* _Aim of the task_: Copy out all of the data below with no alterations.

* _Data for analysis_:
■ ■ ■

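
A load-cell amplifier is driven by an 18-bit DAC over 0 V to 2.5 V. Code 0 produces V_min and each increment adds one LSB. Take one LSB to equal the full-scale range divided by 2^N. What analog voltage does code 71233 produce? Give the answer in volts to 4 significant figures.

V_FS = 2.5 V. LSB = 2.5 V / 2^18.
V_out = V_min + code × LSB = 0 V + 71233 × 2.5 V / 262144
      = 0 + 0.679331 = 0.679331 V.

0.6793 V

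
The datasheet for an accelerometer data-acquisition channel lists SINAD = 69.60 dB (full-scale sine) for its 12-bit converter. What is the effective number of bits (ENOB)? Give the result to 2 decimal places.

11.27 bits

ENOB = (69.60 − 1.76)/6.02 = 11.2691 bits.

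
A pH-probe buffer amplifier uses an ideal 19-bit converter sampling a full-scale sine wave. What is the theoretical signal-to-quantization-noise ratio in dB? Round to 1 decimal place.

116.1 dB

Ideal quantization SNR: 6.02 × 19 + 1.76 dB = 116.1 dB.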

■ ■ ■

* _Result of this exercise_:
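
A load-cell amplifier is driven by an 18-bit DAC over 0 V to 2.5 V. Code 0 produces V_min and each increment adds one LSB. Take one LSB to equal the full-scale range divided by 2^N. What analog voltage does code 71233 produce? Give the answer in volts to 4 significant figures.

V_FS = 2.5 V. LSB = 2.5 V / 2^18.
V_out = V_min + code × LSB = 0 V + 71233 × 2.5 V / 262144
      = 0 + 0.679331 = 0.679331 V.

0.6793 V

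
The datasheet for an accelerometer data-acquisition channel lists SINAD = 69.60 dB (full-scale sine) for its 12-bit converter. What is the effective number of bits (ENOB)? Give the result to 2 decimal places.

11.27 bits

ENOB = (69.60 − 1.76)/6.02 = 11.2691 bits.

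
A pH-probe buffer amplifier uses an ideal 19-bit converter sampling a full-scale sine wave. What is the theoretical signal-to-quantization-noise ratio in dB? Round to 1 decimal place.

116.1 dB

Ideal quantization SNR: 6.02 × 19 + 1.76 dB = 116.1 dB.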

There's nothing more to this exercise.